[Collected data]
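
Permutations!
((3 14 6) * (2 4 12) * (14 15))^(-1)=((2 4 12)(3 15 14 6))^(-1)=(2 12 4)(3 6 14 15)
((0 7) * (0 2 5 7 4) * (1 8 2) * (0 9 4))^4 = ((1 8 2 5 7)(4 9))^4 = (9)(1 7 5 2 8)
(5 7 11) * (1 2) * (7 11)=(1 2)(5 11)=[0, 2, 1, 3, 4, 11, 6, 7, 8, 9, 10, 5]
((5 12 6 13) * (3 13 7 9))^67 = (3 6 13 7 5 9 12)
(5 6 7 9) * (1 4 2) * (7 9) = (1 4 2)(5 6 9) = [0, 4, 1, 3, 2, 6, 9, 7, 8, 5]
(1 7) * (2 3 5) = [0, 7, 3, 5, 4, 2, 6, 1] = (1 7)(2 3 5)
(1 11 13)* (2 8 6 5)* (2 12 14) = (1 11 13)(2 8 6 5 12 14) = [0, 11, 8, 3, 4, 12, 5, 7, 6, 9, 10, 13, 14, 1, 2]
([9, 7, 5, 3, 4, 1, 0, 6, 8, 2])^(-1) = (0 6 7 1 5 2 9)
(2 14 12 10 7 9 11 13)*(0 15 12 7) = (0 15 12 10)(2 14 7 9 11 13) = [15, 1, 14, 3, 4, 5, 6, 9, 8, 11, 0, 13, 10, 2, 7, 12]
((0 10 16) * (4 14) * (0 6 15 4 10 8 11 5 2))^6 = (16)(0 8 11 5 2)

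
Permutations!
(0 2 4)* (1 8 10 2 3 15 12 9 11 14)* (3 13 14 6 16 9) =(0 13 14 1 8 10 2 4)(3 15 12)(6 16 9 11) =[13, 8, 4, 15, 0, 5, 16, 7, 10, 11, 2, 6, 3, 14, 1, 12, 9]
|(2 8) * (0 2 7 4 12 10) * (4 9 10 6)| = 6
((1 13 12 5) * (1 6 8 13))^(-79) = ((5 6 8 13 12))^(-79) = (5 6 8 13 12)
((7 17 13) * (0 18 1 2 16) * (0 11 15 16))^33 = (0 18 1 2)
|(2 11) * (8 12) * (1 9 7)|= 6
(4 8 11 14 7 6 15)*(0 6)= (0 6 15 4 8 11 14 7)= [6, 1, 2, 3, 8, 5, 15, 0, 11, 9, 10, 14, 12, 13, 7, 4]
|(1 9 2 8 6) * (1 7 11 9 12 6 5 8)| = 14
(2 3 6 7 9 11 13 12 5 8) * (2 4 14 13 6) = [0, 1, 3, 2, 14, 8, 7, 9, 4, 11, 10, 6, 5, 12, 13] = (2 3)(4 14 13 12 5 8)(6 7 9 11)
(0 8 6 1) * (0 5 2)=(0 8 6 1 5 2)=[8, 5, 0, 3, 4, 2, 1, 7, 6]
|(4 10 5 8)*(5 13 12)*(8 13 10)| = |(4 8)(5 13 12)| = 6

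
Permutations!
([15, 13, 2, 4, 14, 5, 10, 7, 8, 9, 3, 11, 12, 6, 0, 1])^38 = (0 1 6 3 14 15 13 10 4)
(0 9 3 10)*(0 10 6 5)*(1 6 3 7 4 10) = (0 9 7 4 10 1 6 5) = [9, 6, 2, 3, 10, 0, 5, 4, 8, 7, 1]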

> **Problem details**: Every word in the records must appear in your copy exactly as it does above.

> **Task answer**:
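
Permutations!
((3 14 6) * (2 4 12) * (14 15))^(-1)=((2 4 12)(3 15 14 6))^(-1)=(2 12 4)(3 6 14 15)
((0 7) * (0 2 5 7 4) * (1 8 2) * (0 9 4))^4 = ((1 8 2 5 7)(4 9))^4 = (9)(1 7 5 2 8)
(5 7 11) * (1 2) * (7 11)=(1 2)(5 11)=[0, 2, 1, 3, 4, 11, 6, 7, 8, 9, 10, 5]
((5 12 6 13) * (3 13 7 9))^67 = (3 6 13 7 5 9 12)
(5 6 7 9) * (1 4 2) * (7 9) = (1 4 2)(5 6 9) = [0, 4, 1, 3, 2, 6, 9, 7, 8, 5]
(1 7) * (2 3 5) = [0, 7, 3, 5, 4, 2, 6, 1] = (1 7)(2 3 5)
(1 11 13)* (2 8 6 5)* (2 12 14) = (1 11 13)(2 8 6 5 12 14) = [0, 11, 8, 3, 4, 12, 5, 7, 6, 9, 10, 13, 14, 1, 2]
([9, 7, 5, 3, 4, 1, 0, 6, 8, 2])^(-1) = (0 6 7 1 5 2 9)
(2 14 12 10 7 9 11 13)*(0 15 12 7) = (0 15 12 10)(2 14 7 9 11 13) = [15, 1, 14, 3, 4, 5, 6, 9, 8, 11, 0, 13, 10, 2, 7, 12]
((0 10 16) * (4 14) * (0 6 15 4 10 8 11 5 2))^6 = (16)(0 8 11 5 2)

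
Permutations!
(0 2 4)* (1 8 10 2 3 15 12 9 11 14)* (3 13 14 6 16 9) =(0 13 14 1 8 10 2 4)(3 15 12)(6 16 9 11) =[13, 8, 4, 15, 0, 5, 16, 7, 10, 11, 2, 6, 3, 14, 1, 12, 9]
|(2 8) * (0 2 7 4 12 10) * (4 9 10 6)| = 6
((1 13 12 5) * (1 6 8 13))^(-79) = ((5 6 8 13 12))^(-79) = (5 6 8 13 12)
((7 17 13) * (0 18 1 2 16) * (0 11 15 16))^33 = (0 18 1 2)
|(2 11) * (8 12) * (1 9 7)|= 6
(4 8 11 14 7 6 15)*(0 6)= (0 6 15 4 8 11 14 7)= [6, 1, 2, 3, 8, 5, 15, 0, 11, 9, 10, 14, 12, 13, 7, 4]
|(1 9 2 8 6) * (1 7 11 9 12 6 5 8)| = 14
(2 3 6 7 9 11 13 12 5 8) * (2 4 14 13 6) = [0, 1, 3, 2, 14, 8, 7, 9, 4, 11, 10, 6, 5, 12, 13] = (2 3)(4 14 13 12 5 8)(6 7 9 11)
(0 8 6 1) * (0 5 2)=(0 8 6 1 5 2)=[8, 5, 0, 3, 4, 2, 1, 7, 6]
|(4 10 5 8)*(5 13 12)*(8 13 10)| = |(4 8)(5 13 12)| = 6

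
Permutations!
([15, 13, 2, 4, 14, 5, 10, 7, 8, 9, 3, 11, 12, 6, 0, 1])^38 = (0 1 6 3 14 15 13 10 4)
(0 9 3 10)*(0 10 6 5)*(1 6 3 7 4 10) = (0 9 7 4 10 1 6 5) = [9, 6, 2, 3, 10, 0, 5, 4, 8, 7, 1]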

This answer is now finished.